WHAT TO PRODUCE: Retype all of the records shown beneath this task, exactly as they stand.

[Stored data]

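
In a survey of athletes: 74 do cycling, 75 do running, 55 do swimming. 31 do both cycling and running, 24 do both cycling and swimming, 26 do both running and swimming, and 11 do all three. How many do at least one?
|A∪B∪C| = 74+75+55-31-24-26+11 = 134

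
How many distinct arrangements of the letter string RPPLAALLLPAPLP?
14! / (5! × 5! × 1! × 3!) = 1009008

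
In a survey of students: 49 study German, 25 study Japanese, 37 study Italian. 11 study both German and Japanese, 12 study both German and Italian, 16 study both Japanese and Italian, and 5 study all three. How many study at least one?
|A∪B∪C| = 49+25+37-11-12-16+5 = 77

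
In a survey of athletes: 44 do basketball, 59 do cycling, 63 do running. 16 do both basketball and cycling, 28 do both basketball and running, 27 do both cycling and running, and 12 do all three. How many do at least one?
|A∪B∪C| = 44+59+63-16-28-27+12 = 107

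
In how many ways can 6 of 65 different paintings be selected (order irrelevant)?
C(65,6) = 65!/(6!×59!) = 82598880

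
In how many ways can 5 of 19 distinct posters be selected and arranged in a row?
P(19,5) = 19!/(19-5)! = 1395360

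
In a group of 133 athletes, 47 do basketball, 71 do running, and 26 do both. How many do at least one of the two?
|A∪B| = |A| + |B| - |A∩B| = 47 + 71 - 26 = 92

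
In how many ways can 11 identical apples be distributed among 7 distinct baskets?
C(11+7-1, 7-1) = C(17, 6) = 12376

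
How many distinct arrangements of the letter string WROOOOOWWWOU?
12! / (1! × 6! × 4! × 1!) = 27720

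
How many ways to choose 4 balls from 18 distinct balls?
C(18,4) = 18!/(4!×14!) = 3060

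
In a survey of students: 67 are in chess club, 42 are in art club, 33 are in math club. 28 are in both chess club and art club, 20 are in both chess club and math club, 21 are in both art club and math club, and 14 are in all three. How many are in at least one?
|A∪B∪C| = 67+42+33-28-20-21+14 = 87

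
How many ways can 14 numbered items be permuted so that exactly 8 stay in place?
Choose the 8 fixed points C(14,8) = 3003, derange the rest: !6 = Σ_{j=0}^{6} (-1)^j·6!/j! = 720 - 720 + 360 - 120 + 30 - 6 + 1 = 265. Product = 3003 × 265 = 795795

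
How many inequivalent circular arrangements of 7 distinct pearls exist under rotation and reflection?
(7-1)!/2 = 720/2 = 360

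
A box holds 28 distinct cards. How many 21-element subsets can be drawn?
C(28,21) = 28!/(21!×7!) = 1184040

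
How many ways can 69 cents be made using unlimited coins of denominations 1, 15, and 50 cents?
Coefficient of x^69 in 1/(1-x^1) · 1/(1-x^15) · 1/(1-x^50). Case on j = number of 50-cent coins (j = 0..1); remainder r = 69 - 50j is made from {1,15} in ⌊r/15⌋+1 ways. r = 69, 19 → 5 + 2 = 7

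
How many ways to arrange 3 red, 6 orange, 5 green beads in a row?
14! / (3! × 6! × 5!) = 168168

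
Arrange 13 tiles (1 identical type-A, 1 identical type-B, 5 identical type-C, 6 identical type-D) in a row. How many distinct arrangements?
13! / (1! × 1! × 5! × 6!) = 72072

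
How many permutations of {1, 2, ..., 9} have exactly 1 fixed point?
Choose the 1 fixed point C(9,1) = 9, derange the rest: !8 = Σ_{j=0}^{8} (-1)^j·8!/j! = 40320 - 40320 + 20160 - 6720 + 1680 - 336 + 56 - 8 + 1 = 14833. Product = 9 × 14833 = 133497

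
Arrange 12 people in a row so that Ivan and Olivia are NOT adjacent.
Total - adjacent = 12! - (12-1)!×2 = 479001600 - 79833600 = 399168000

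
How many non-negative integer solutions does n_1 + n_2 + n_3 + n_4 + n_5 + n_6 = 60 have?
C(60+6-1, 6-1) = C(65, 5) = 8259888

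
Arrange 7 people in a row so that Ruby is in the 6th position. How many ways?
Fix one position: (7-1)! = 720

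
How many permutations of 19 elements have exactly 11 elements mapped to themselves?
Choose the 11 fixed points C(19,11) = 75582, derange the rest: !8 = Σ_{j=0}^{8} (-1)^j·8!/j! = 40320 - 40320 + 20160 - 6720 + 1680 - 336 + 56 - 8 + 1 = 14833. Product = 75582 × 14833 = 1121107806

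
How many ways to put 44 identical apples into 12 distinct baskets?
C(44+12-1, 12-1) = C(55, 11) = 119653565850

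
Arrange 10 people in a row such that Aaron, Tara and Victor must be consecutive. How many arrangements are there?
Treat the 3 as one block: (10-3+1)! × 3! = 40320 × 6 = 241920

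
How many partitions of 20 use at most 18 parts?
By conjugation, equals partitions of 20 into parts ≤ 18. Let r_j(i) = number of partitions of i into parts ≤ j, for i = 0..20. r_1(i) = 1 for all i; r_j(i) = r_{j-1}(i) + r_j(i-j). Rows j = 2..18: ≤2: 1 1 2 2 3 3 4 4 5 5 6 6 7 7 8 8 9 9 10 10 11; ≤3: 1 1 2 3 4 5 7 8 10 12 14 16 19 21 24 27 30 33 37 40 44; ≤4: 1 1 2 3 5 6 9 11 15 18 23 27 34 39 47 54 64 72 84 94 108; ≤5: 1 1 2 3 5 7 10 13 18 23 30 37 47 57 70 84 101 119 141 164 192; ≤6: 1 1 2 3 5 7 11 14 20 26 35 44 58 71 90 110 136 163 199 235 282; ≤7: 1 1 2 3 5 7 11 15 21 28 38 49 65 82 105 131 164 201 248 300 364; ≤8: 1 1 2 3 5 7 11 15 22 29 40 52 70 89 116 146 186 230 288 352 434; ≤9: 1 1 2 3 5 7 11 15 22 30 41 54 73 94 123 157 201 252 318 393 488; ≤10: 1 1 2 3 5 7 11 15 22 30 42 55 75 97 128 164 212 267 340 423 530; ≤11: 1 1 2 3 5 7 11 15 22 30 42 56 76 99 131 169 219 278 355 445 560; ≤12: 1 1 2 3 5 7 11 15 22 30 42 56 77 100 133 172 224 285 366 460 582; ≤13: 1 1 2 3 5 7 11 15 22 30 42 56 77 101 134 174 227 290 373 471 597; ≤14: 1 1 2 3 5 7 11 15 22 30 42 56 77 101 135 175 229 293 378 478 608; ≤15: 1 1 2 3 5 7 11 15 22 30 42 56 77 101 135 176 230 295 381 483 615; ≤16: 1 1 2 3 5 7 11 15 22 30 42 56 77 101 135 176 231 296 383 486 620; ≤17: 1 1 2 3 5 7 11 15 22 30 42 56 77 101 135 176 231 297 384 488 623; ≤18: 1 1 2 3 5 7 11 15 22 30 42 56 77 101 135 176 231 297 385 489 625. r_18(20) = 625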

YOUR RESPONSE:
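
In a survey of athletes: 74 do cycling, 75 do running, 55 do swimming. 31 do both cycling and running, 24 do both cycling and swimming, 26 do both running and swimming, and 11 do all three. How many do at least one?
|A∪B∪C| = 74+75+55-31-24-26+11 = 134

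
How many distinct arrangements of the letter string RPPLAALLLPAPLP?
14! / (5! × 5! × 1! × 3!) = 1009008

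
In a survey of students: 49 study German, 25 study Japanese, 37 study Italian. 11 study both German and Japanese, 12 study both German and Italian, 16 study both Japanese and Italian, and 5 study all three. How many study at least one?
|A∪B∪C| = 49+25+37-11-12-16+5 = 77

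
In a survey of athletes: 44 do basketball, 59 do cycling, 63 do running. 16 do both basketball and cycling, 28 do both basketball and running, 27 do both cycling and running, and 12 do all three. How many do at least one?
|A∪B∪C| = 44+59+63-16-28-27+12 = 107

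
In how many ways can 6 of 65 different paintings be selected (order irrelevant)?
C(65,6) = 65!/(6!×59!) = 82598880

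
In how many ways can 5 of 19 distinct posters be selected and arranged in a row?
P(19,5) = 19!/(19-5)! = 1395360

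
In a group of 133 athletes, 47 do basketball, 71 do running, and 26 do both. How many do at least one of the two?
|A∪B| = |A| + |B| - |A∩B| = 47 + 71 - 26 = 92

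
In how many ways can 11 identical apples be distributed among 7 distinct baskets?
C(11+7-1, 7-1) = C(17, 6) = 12376

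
How many distinct arrangements of the letter string WROOOOOWWWOU?
12! / (1! × 6! × 4! × 1!) = 27720

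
How many ways to choose 4 balls from 18 distinct balls?
C(18,4) = 18!/(4!×14!) = 3060

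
In a survey of students: 67 are in chess club, 42 are in art club, 33 are in math club. 28 are in both chess club and art club, 20 are in both chess club and math club, 21 are in both art club and math club, and 14 are in all three. How many are in at least one?
|A∪B∪C| = 67+42+33-28-20-21+14 = 87

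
How many ways can 14 numbered items be permuted so that exactly 8 stay in place?
Choose the 8 fixed points C(14,8) = 3003, derange the rest: !6 = Σ_{j=0}^{6} (-1)^j·6!/j! = 720 - 720 + 360 - 120 + 30 - 6 + 1 = 265. Product = 3003 × 265 = 795795

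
How many inequivalent circular arrangements of 7 distinct pearls exist under rotation and reflection?
(7-1)!/2 = 720/2 = 360

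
A box holds 28 distinct cards. How many 21-element subsets can be drawn?
C(28,21) = 28!/(21!×7!) = 1184040

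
How many ways can 69 cents be made using unlimited coins of denominations 1, 15, and 50 cents?
Coefficient of x^69 in 1/(1-x^1) · 1/(1-x^15) · 1/(1-x^50). Case on j = number of 50-cent coins (j = 0..1); remainder r = 69 - 50j is made from {1,15} in ⌊r/15⌋+1 ways. r = 69, 19 → 5 + 2 = 7

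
How many ways to arrange 3 red, 6 orange, 5 green beads in a row?
14! / (3! × 6! × 5!) = 168168

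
Arrange 13 tiles (1 identical type-A, 1 identical type-B, 5 identical type-C, 6 identical type-D) in a row. How many distinct arrangements?
13! / (1! × 1! × 5! × 6!) = 72072

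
How many permutations of {1, 2, ..., 9} have exactly 1 fixed point?
Choose the 1 fixed point C(9,1) = 9, derange the rest: !8 = Σ_{j=0}^{8} (-1)^j·8!/j! = 40320 - 40320 + 20160 - 6720 + 1680 - 336 + 56 - 8 + 1 = 14833. Product = 9 × 14833 = 133497

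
Arrange 12 people in a row so that Ivan and Olivia are NOT adjacent.
Total - adjacent = 12! - (12-1)!×2 = 479001600 - 79833600 = 399168000

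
How many non-negative integer solutions does n_1 + n_2 + n_3 + n_4 + n_5 + n_6 = 60 have?
C(60+6-1, 6-1) = C(65, 5) = 8259888

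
Arrange 7 people in a row so that Ruby is in the 6th position. How many ways?
Fix one position: (7-1)! = 720

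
How many permutations of 19 elements have exactly 11 elements mapped to themselves?
Choose the 11 fixed points C(19,11) = 75582, derange the rest: !8 = Σ_{j=0}^{8} (-1)^j·8!/j! = 40320 - 40320 + 20160 - 6720 + 1680 - 336 + 56 - 8 + 1 = 14833. Product = 75582 × 14833 = 1121107806

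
How many ways to put 44 identical apples into 12 distinct baskets?
C(44+12-1, 12-1) = C(55, 11) = 119653565850

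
Arrange 10 people in a row such that Aaron, Tara and Victor must be consecutive. How many arrangements are there?
Treat the 3 as one block: (10-3+1)! × 3! = 40320 × 6 = 241920

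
How many partitions of 20 use at most 18 parts?
By conjugation, equals partitions of 20 into parts ≤ 18. Let r_j(i) = number of partitions of i into parts ≤ j, for i = 0..20. r_1(i) = 1 for all i; r_j(i) = r_{j-1}(i) + r_j(i-j). Rows j = 2..18: ≤2: 1 1 2 2 3 3 4 4 5 5 6 6 7 7 8 8 9 9 10 10 11; ≤3: 1 1 2 3 4 5 7 8 10 12 14 16 19 21 24 27 30 33 37 40 44; ≤4: 1 1 2 3 5 6 9 11 15 18 23 27 34 39 47 54 64 72 84 94 108; ≤5: 1 1 2 3 5 7 10 13 18 23 30 37 47 57 70 84 101 119 141 164 192; ≤6: 1 1 2 3 5 7 11 14 20 26 35 44 58 71 90 110 136 163 199 235 282; ≤7: 1 1 2 3 5 7 11 15 21 28 38 49 65 82 105 131 164 201 248 300 364; ≤8: 1 1 2 3 5 7 11 15 22 29 40 52 70 89 116 146 186 230 288 352 434; ≤9: 1 1 2 3 5 7 11 15 22 30 41 54 73 94 123 157 201 252 318 393 488; ≤10: 1 1 2 3 5 7 11 15 22 30 42 55 75 97 128 164 212 267 340 423 530; ≤11: 1 1 2 3 5 7 11 15 22 30 42 56 76 99 131 169 219 278 355 445 560; ≤12: 1 1 2 3 5 7 11 15 22 30 42 56 77 100 133 172 224 285 366 460 582; ≤13: 1 1 2 3 5 7 11 15 22 30 42 56 77 101 134 174 227 290 373 471 597; ≤14: 1 1 2 3 5 7 11 15 22 30 42 56 77 101 135 175 229 293 378 478 608; ≤15: 1 1 2 3 5 7 11 15 22 30 42 56 77 101 135 176 230 295 381 483 615; ≤16: 1 1 2 3 5 7 11 15 22 30 42 56 77 101 135 176 231 296 383 486 620; ≤17: 1 1 2 3 5 7 11 15 22 30 42 56 77 101 135 176 231 297 384 488 623; ≤18: 1 1 2 3 5 7 11 15 22 30 42 56 77 101 135 176 231 297 385 489 625. r_18(20) = 625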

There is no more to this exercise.